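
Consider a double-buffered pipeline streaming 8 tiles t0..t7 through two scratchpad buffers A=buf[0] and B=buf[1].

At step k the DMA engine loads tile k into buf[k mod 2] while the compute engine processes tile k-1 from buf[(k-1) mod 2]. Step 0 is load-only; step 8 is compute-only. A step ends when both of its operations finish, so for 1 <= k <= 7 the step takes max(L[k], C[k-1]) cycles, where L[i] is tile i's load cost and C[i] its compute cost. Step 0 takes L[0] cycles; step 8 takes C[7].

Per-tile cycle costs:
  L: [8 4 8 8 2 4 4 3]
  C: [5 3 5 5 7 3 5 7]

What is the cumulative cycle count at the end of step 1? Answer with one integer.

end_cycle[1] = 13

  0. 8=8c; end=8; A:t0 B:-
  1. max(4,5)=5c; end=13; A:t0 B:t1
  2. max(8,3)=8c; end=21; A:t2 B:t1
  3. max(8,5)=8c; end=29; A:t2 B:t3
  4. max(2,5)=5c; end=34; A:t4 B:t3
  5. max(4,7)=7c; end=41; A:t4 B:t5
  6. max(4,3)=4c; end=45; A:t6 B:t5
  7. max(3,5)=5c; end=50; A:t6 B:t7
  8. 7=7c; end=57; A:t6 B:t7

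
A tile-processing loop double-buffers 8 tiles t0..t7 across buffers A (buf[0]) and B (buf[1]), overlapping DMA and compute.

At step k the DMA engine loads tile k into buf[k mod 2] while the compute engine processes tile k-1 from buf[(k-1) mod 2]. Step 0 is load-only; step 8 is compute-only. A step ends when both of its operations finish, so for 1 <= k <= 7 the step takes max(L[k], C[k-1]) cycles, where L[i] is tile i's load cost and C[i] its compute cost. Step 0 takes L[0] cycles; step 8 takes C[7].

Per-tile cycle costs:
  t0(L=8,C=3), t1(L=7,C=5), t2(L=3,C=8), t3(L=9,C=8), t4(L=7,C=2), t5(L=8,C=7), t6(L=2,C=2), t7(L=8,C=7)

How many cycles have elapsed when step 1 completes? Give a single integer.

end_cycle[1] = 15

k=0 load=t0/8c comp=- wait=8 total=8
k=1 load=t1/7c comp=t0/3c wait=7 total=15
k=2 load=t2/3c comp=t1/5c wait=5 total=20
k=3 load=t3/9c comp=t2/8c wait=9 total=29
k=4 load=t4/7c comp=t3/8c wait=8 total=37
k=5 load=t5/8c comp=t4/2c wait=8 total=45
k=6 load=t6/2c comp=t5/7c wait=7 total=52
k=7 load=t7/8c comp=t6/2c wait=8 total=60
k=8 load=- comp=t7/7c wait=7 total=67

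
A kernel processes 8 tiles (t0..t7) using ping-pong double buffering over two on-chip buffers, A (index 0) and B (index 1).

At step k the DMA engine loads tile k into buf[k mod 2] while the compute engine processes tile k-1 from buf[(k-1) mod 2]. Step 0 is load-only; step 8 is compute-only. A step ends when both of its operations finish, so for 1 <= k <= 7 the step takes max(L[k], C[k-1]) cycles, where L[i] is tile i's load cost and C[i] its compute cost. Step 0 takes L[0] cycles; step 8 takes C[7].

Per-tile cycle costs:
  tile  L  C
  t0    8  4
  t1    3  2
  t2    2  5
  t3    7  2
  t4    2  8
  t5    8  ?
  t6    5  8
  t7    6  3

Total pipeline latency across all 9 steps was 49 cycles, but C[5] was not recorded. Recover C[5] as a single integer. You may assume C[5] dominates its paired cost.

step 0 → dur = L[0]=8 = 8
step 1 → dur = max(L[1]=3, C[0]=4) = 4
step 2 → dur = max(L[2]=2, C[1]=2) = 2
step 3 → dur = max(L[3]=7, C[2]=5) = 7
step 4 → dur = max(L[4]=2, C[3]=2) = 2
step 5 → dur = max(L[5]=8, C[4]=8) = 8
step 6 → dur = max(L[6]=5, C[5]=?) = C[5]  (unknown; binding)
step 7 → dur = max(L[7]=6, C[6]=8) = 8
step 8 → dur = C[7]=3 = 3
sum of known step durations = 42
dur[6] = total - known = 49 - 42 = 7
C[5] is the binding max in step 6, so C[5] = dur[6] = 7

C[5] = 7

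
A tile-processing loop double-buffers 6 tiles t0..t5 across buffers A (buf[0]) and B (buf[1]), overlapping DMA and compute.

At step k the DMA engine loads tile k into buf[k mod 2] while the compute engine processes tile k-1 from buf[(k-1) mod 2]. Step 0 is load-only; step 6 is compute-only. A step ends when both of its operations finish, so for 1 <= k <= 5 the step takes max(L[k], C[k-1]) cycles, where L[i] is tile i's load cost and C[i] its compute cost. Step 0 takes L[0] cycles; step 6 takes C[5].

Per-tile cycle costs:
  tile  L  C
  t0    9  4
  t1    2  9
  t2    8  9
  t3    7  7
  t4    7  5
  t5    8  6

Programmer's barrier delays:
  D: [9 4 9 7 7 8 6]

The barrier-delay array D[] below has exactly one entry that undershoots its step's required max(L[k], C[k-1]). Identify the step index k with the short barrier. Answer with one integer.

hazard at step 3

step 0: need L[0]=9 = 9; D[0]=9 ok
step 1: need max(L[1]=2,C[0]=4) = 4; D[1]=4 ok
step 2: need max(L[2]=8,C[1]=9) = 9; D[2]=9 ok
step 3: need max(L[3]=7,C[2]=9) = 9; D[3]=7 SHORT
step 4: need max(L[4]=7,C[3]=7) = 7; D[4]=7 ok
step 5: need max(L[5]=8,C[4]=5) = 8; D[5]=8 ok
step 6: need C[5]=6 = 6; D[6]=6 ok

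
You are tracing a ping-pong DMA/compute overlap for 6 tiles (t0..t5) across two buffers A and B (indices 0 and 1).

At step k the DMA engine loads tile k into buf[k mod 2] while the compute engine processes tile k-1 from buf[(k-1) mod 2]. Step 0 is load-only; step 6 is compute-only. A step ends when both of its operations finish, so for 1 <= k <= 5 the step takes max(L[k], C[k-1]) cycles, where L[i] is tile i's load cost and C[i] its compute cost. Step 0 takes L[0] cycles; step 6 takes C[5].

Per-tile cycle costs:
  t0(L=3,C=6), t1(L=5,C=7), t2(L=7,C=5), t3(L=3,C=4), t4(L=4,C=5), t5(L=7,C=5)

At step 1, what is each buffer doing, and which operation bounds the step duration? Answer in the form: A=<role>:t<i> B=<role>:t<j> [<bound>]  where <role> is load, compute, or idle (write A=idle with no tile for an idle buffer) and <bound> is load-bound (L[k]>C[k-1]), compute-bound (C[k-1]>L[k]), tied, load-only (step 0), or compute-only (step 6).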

----

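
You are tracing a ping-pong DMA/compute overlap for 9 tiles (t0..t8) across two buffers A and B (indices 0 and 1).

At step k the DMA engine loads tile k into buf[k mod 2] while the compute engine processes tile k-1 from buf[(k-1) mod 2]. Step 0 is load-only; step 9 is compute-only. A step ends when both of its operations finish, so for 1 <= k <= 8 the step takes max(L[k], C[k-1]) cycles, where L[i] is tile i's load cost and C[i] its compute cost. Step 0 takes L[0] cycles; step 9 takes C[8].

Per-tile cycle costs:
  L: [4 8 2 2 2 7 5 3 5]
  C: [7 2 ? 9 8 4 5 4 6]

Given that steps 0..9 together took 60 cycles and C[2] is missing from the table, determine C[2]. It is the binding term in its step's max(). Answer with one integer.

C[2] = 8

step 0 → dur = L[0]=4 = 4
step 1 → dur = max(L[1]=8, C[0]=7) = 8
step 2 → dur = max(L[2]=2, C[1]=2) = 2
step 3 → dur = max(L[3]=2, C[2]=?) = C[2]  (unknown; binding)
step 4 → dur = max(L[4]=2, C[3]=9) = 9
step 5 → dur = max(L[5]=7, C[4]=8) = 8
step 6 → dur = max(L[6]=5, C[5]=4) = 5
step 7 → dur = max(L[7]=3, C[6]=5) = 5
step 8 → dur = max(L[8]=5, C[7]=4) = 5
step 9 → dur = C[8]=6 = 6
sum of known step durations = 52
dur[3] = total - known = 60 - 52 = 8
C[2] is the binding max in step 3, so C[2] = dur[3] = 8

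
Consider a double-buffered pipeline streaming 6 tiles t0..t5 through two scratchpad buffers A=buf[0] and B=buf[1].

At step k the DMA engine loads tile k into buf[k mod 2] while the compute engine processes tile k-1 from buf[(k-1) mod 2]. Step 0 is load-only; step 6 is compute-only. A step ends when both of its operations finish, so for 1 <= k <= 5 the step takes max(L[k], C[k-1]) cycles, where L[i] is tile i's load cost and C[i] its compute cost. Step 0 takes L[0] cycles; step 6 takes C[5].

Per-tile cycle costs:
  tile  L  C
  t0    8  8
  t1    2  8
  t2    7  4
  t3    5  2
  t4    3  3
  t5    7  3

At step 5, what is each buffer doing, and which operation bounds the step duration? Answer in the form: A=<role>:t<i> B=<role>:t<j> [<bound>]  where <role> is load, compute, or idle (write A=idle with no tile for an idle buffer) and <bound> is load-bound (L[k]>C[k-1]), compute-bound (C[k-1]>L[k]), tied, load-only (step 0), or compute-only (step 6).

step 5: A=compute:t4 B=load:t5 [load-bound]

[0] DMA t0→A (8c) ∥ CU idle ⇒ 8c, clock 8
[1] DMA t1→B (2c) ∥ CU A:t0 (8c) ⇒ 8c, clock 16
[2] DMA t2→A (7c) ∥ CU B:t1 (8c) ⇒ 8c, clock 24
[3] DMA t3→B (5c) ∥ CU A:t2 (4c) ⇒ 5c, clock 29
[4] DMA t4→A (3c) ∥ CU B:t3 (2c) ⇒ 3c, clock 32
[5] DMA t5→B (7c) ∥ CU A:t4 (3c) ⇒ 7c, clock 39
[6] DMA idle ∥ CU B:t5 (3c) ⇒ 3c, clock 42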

----

What count of lines in the listing contain the word "indices"? Reply with the number only.

* [Completed exercise]
2